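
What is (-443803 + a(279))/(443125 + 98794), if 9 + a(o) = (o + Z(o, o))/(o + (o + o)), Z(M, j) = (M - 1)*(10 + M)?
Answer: -371390023/453586203 ≈ -0.81879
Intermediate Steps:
Z(M, j) = (-1 + M)*(10 + M)
a(o) = -9 + (-10 + o**2 + 10*o)/(3*o) (a(o) = -9 + (o + (-10 + o**2 + 9*o))/(o + (o + o)) = -9 + (-10 + o**2 + 10*o)/(o + 2*o) = -9 + (-10 + o**2 + 10*o)/((3*o)) = -9 + (-10 + o**2 + 10*o)*(1/(3*o)) = -9 + (-10 + o**2 + 10*o)/(3*o))
(-443803 + a(279))/(443125 + 98794) = (-443803 + (1/3)*(-10 + 279**2 - 17*279)/279)/(443125 + 98794) = (-443803 + (1/3)*(1/279)*(-10 + 77841 - 4743))/541919 = (-443803 + (1/3)*(1/279)*73088)*(1/541919) = (-443803 + 73088/837)*(1/541919) = -371390023/837*1/541919 = -371390023/453586203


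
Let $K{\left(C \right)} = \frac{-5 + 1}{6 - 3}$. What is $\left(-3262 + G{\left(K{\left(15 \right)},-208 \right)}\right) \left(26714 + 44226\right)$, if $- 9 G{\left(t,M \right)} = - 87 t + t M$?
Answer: $- \frac{6331678760}{27} \approx -2.3451 \cdot 10^{8}$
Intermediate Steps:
$K{\left(C \right)} = - \frac{4}{3}$
$G{\left(t,M \right)} = \frac{29 t}{3} - \frac{M t}{9}$ ($G{\left(t,M \right)} = - \frac{- 87 t + t M}{9} = - \frac{- 87 t + M t}{9} = \frac{29 t}{3} - \frac{M t}{9}$)
$\left(-3262 + G{\left(K{\left(15 \right)},-208 \right)}\right) \left(26714 + 44226\right) = \left(-3262 + \frac{1}{9} \left(- \frac{4}{3}\right) \left(87 - -208\right)\right) \left(26714 + 44226\right) = \left(-3262 + \frac{1}{9} \left(- \frac{4}{3}\right) \left(87 + 208\right)\right) 70940 = \left(-3262 + \frac{1}{9} \left(- \frac{4}{3}\right) 295\right) 70940 = \left(-3262 - \frac{1180}{27}\right) 70940 = \left(- \frac{89254}{27}\right) 70940 = - \frac{6331678760}{27}$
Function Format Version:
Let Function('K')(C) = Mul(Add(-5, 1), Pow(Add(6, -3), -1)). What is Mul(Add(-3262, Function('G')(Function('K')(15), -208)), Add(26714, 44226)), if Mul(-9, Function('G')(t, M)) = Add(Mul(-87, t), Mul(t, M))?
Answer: Rational(-6331678760, 27) ≈ -2.3451e+8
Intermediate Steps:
Function('K')(C) = Rational(-4, 3) (Function('K')(C) = Mul(-4, Pow(3, -1)) = Mul(-4, Rational(1, 3)) = Rational(-4, 3))
Function('G')(t, M) = Add(Mul(Rational(29, 3), t), Mul(Rational(-1, 9), M, t)) (Function('G')(t, M) = Mul(Rational(-1, 9), Add(Mul(-87, t), Mul(t, M))) = Mul(Rational(-1, 9), Add(Mul(-87, t), Mul(M, t))) = Add(Mul(Rational(29, 3), t), Mul(Rational(-1, 9), M, t)))
Mul(Add(-3262, Function('G')(Function('K')(15), -208)), Add(26714, 44226)) = Mul(Add(-3262, Mul(Rational(1, 9), Rational(-4, 3), Add(87, Mul(-1, -208)))), Add(26714, 44226)) = Mul(Add(-3262, Mul(Rational(1, 9), Rational(-4, 3), Add(87, 208))), 70940) = Mul(Add(-3262, Mul(Rational(1, 9), Rational(-4, 3), 295)), 70940) = Mul(Add(-3262, Rational(-1180, 27)), 70940) = Mul(Rational(-89254, 27), 70940) = Rational(-6331678760, 27)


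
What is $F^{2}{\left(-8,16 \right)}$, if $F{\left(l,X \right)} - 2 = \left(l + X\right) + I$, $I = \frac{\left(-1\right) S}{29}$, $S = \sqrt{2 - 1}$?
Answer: $\frac{83521}{841} \approx 99.312$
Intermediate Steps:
$S = 1$ ($S = \sqrt{1} = 1$)
$I = - \frac{1}{29}$ ($I = \frac{\left(-1\right) 1}{29} = \left(-1\right) \frac{1}{29} = - \frac{1}{29} \approx -0.034483$)
$F{\left(l,X \right)} = \frac{57}{29} + X + l$ ($F{\left(l,X \right)} = 2 - \left(\frac{1}{29} - X - l\right) = 2 + \left(- \frac{1}{29} + X + l\right) = \frac{57}{29} + X + l$)
$F^{2}{\left(-8,16 \right)} = \left(\frac{57}{29} + 16 - 8\right)^{2} = \left(\frac{289}{29}\right)^{2} = \frac{83521}{841}$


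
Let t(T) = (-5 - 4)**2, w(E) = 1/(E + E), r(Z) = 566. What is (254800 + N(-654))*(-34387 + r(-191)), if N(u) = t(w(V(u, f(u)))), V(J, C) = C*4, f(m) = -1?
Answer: -8620330301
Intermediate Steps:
V(J, C) = 4*C
w(E) = 1/(2*E)
t(T) = 81 (t(T) = (-9)**2 = 81)
N(u) = 81
(254800 + N(-654))*(-34387 + r(-191)) = (254800 + 81)*(-34387 + 566) = 254881*(-33821) = -8620330301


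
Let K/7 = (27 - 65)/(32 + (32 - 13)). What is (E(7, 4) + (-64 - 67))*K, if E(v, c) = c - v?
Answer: 35644/51 ≈ 698.90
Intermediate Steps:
K = -266/51 (K = 7*((27 - 65)/(32 + (32 - 13))) = 7*(-38/(32 + 19)) = 7*(-38/51) = -266/51 ≈ -5.2157)
(E(7, 4) + (-64 - 67))*K = ((4 - 1*7) + (-64 - 67))*(-266/51) = ((4 - 7) - 131)*(-266/51) = (-3 - 131)*(-266/51) = -134*(-266/51) = 35644/51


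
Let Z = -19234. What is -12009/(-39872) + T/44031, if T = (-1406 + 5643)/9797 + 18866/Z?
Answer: 16605765629530529/55136353343454656 ≈ 0.30118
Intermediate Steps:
T = -51667872/94217749 (T = (-1406 + 5643)/9797 + 18866/(-19234) = 4237*(1/9797) + 18866*(-1/19234) = 4237/9797 - 9433/9617 = -51667872/94217749 ≈ -0.54839)
-12009/(-39872) + T/44031 = -12009/(-39872) - 51667872/94217749/44031 = -12009*(-1/39872) - 51667872/94217749*1/44031 = 12009/39872 - 17222624/1382833902073 = 16605765629530529/55136353343454656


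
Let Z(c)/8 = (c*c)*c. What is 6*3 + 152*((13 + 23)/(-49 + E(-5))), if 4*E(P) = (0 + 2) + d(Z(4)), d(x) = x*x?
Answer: 2368494/130975 ≈ 18.084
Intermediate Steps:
Z(c) = 8*c³ (Z(c) = 8*((c*c)*c) = 8*(c²*c) = 8*c³)
d(x) = x²
E(P) = 131073/2 (E(P) = ((0 + 2) + (8*4³)²)/4 = (2 + (8*64)²)/4 = (2 + 512²)/4 = (2 + 262144)/4 = (¼)*262146 = 131073/2)
6*3 + 152*((13 + 23)/(-49 + E(-5))) = 6*3 + 152*((13 + 23)/(-49 + 131073/2)) = 18 + 152*(36/(130975/2)) = 18 + 152*(36*(2/130975)) = 18 + 152*(72/130975) = 18 + 10944/130975 = 2368494/130975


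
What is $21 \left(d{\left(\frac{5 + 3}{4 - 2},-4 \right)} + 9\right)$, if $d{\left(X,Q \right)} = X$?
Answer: $273$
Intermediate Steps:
$21 \left(d{\left(\frac{5 + 3}{4 - 2},-4 \right)} + 9\right) = 21 \left(\frac{5 + 3}{4 - 2} + 9\right) = 21 \left(\frac{8}{2} + 9\right) = 21 \left(8 \cdot \frac{1}{2} + 9\right) = 21 \left(4 + 9\right) = 21 \cdot 13 = 273$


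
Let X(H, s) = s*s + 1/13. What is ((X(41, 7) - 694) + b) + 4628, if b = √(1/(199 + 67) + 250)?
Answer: 51780/13 + 9*√218386/266 ≈ 3998.9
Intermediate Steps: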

▬▬▬▬▬▬▬▬▬▬

> DIRECTIONS FOR THIS TASK
Output each line of the records above exactly, beginning at the first, and stop once the line containing "Answer: -371390023/453586203 ≈ -0.81879" has been output.

> EXERCISE ANSWER
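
What is (-443803 + a(279))/(443125 + 98794), if 9 + a(o) = (o + Z(o, o))/(o + (o + o)), Z(M, j) = (M - 1)*(10 + M)?
Answer: -371390023/453586203 ≈ -0.81879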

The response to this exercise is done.